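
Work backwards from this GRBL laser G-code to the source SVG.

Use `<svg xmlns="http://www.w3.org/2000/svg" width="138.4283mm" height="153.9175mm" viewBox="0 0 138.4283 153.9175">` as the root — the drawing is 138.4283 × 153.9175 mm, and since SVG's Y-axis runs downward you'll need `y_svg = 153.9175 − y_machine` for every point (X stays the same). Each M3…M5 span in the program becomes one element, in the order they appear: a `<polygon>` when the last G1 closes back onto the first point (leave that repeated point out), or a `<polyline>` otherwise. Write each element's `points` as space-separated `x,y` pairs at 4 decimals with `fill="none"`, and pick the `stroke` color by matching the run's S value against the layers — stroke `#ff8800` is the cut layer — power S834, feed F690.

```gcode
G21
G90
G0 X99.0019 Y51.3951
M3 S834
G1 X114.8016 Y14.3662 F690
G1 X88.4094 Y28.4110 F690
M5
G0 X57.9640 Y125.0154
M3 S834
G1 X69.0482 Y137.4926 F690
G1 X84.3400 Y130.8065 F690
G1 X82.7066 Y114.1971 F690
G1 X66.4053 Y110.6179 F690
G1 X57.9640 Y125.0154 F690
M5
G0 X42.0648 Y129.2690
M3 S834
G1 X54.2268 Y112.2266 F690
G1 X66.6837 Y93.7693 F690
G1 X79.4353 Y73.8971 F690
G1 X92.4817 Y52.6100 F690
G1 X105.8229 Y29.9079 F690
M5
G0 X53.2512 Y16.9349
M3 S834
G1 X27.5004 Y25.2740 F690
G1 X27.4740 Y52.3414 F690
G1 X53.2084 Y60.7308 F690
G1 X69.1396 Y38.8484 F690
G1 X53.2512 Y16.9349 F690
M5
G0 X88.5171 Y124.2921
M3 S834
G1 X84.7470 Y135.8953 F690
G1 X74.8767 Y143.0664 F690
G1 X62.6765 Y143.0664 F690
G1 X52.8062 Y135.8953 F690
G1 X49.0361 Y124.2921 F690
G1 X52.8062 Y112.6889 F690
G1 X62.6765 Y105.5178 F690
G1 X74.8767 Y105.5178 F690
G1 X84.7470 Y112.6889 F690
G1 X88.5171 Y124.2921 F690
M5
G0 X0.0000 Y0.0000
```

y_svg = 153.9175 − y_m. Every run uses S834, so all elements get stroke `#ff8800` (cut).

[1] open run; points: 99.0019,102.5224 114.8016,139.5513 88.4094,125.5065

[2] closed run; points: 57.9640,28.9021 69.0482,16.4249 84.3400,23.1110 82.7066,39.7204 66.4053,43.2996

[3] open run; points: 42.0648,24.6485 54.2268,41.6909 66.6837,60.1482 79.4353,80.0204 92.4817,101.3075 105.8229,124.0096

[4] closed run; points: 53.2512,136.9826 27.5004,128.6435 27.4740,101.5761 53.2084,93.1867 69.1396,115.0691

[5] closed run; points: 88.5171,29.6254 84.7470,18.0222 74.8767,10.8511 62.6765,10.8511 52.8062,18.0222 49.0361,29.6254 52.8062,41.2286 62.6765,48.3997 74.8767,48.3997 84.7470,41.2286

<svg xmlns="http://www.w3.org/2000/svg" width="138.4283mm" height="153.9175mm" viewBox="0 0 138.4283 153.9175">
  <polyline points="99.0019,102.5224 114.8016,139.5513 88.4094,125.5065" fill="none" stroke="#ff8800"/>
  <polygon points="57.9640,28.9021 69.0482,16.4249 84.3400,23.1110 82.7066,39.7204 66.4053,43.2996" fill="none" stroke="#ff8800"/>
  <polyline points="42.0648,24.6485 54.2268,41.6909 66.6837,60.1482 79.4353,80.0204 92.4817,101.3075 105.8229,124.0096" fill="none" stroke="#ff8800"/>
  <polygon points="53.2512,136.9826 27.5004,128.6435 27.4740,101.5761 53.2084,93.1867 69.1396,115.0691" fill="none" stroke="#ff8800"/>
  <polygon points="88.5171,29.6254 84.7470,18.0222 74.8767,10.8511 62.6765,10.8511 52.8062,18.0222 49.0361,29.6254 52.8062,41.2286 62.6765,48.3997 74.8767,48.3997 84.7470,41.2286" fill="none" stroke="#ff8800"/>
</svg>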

===============

**Work to be completed**
Extract each entry in full, exactly as given.

**Solution to this problem**
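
Work backwards from this GRBL laser G-code to the source SVG.

Use `<svg xmlns="http://www.w3.org/2000/svg" width="138.4283mm" height="153.9175mm" viewBox="0 0 138.4283 153.9175">` as the root — the drawing is 138.4283 × 153.9175 mm, and since SVG's Y-axis runs downward you'll need `y_svg = 153.9175 − y_machine` for every point (X stays the same). Each M3…M5 span in the program becomes one element, in the order they appear: a `<polygon>` when the last G1 closes back onto the first point (leave that repeated point out), or a `<polyline>` otherwise. Write each element's `points` as space-separated `x,y` pairs at 4 decimals with `fill="none"`, and pick the `stroke` color by matching the run's S value against the layers — stroke `#ff8800` is the cut layer — power S834, feed F690.

```gcode
G21
G90
G0 X99.0019 Y51.3951
M3 S834
G1 X114.8016 Y14.3662 F690
G1 X88.4094 Y28.4110 F690
M5
G0 X57.9640 Y125.0154
M3 S834
G1 X69.0482 Y137.4926 F690
G1 X84.3400 Y130.8065 F690
G1 X82.7066 Y114.1971 F690
G1 X66.4053 Y110.6179 F690
G1 X57.9640 Y125.0154 F690
M5
G0 X42.0648 Y129.2690
M3 S834
G1 X54.2268 Y112.2266 F690
G1 X66.6837 Y93.7693 F690
G1 X79.4353 Y73.8971 F690
G1 X92.4817 Y52.6100 F690
G1 X105.8229 Y29.9079 F690
M5
G0 X53.2512 Y16.9349
M3 S834
G1 X27.5004 Y25.2740 F690
G1 X27.4740 Y52.3414 F690
G1 X53.2084 Y60.7308 F690
G1 X69.1396 Y38.8484 F690
G1 X53.2512 Y16.9349 F690
M5
G0 X88.5171 Y124.2921
M3 S834
G1 X84.7470 Y135.8953 F690
G1 X74.8767 Y143.0664 F690
G1 X62.6765 Y143.0664 F690
G1 X52.8062 Y135.8953 F690
G1 X49.0361 Y124.2921 F690
G1 X52.8062 Y112.6889 F690
G1 X62.6765 Y105.5178 F690
G1 X74.8767 Y105.5178 F690
G1 X84.7470 Y112.6889 F690
G1 X88.5171 Y124.2921 F690
M5
G0 X0.0000 Y0.0000
```

y_svg = 153.9175 − y_m. Every run uses S834, so all elements get stroke `#ff8800` (cut).

[1] open run; points: 99.0019,102.5224 114.8016,139.5513 88.4094,125.5065

[2] closed run; points: 57.9640,28.9021 69.0482,16.4249 84.3400,23.1110 82.7066,39.7204 66.4053,43.2996

[3] open run; points: 42.0648,24.6485 54.2268,41.6909 66.6837,60.1482 79.4353,80.0204 92.4817,101.3075 105.8229,124.0096

[4] closed run; points: 53.2512,136.9826 27.5004,128.6435 27.4740,101.5761 53.2084,93.1867 69.1396,115.0691

[5] closed run; points: 88.5171,29.6254 84.7470,18.0222 74.8767,10.8511 62.6765,10.8511 52.8062,18.0222 49.0361,29.6254 52.8062,41.2286 62.6765,48.3997 74.8767,48.3997 84.7470,41.2286

<svg xmlns="http://www.w3.org/2000/svg" width="138.4283mm" height="153.9175mm" viewBox="0 0 138.4283 153.9175">
  <polyline points="99.0019,102.5224 114.8016,139.5513 88.4094,125.5065" fill="none" stroke="#ff8800"/>
  <polygon points="57.9640,28.9021 69.0482,16.4249 84.3400,23.1110 82.7066,39.7204 66.4053,43.2996" fill="none" stroke="#ff8800"/>
  <polyline points="42.0648,24.6485 54.2268,41.6909 66.6837,60.1482 79.4353,80.0204 92.4817,101.3075 105.8229,124.0096" fill="none" stroke="#ff8800"/>
  <polygon points="53.2512,136.9826 27.5004,128.6435 27.4740,101.5761 53.2084,93.1867 69.1396,115.0691" fill="none" stroke="#ff8800"/>
  <polygon points="88.5171,29.6254 84.7470,18.0222 74.8767,10.8511 62.6765,10.8511 52.8062,18.0222 49.0361,29.6254 52.8062,41.2286 62.6765,48.3997 74.8767,48.3997 84.7470,41.2286" fill="none" stroke="#ff8800"/>
</svg>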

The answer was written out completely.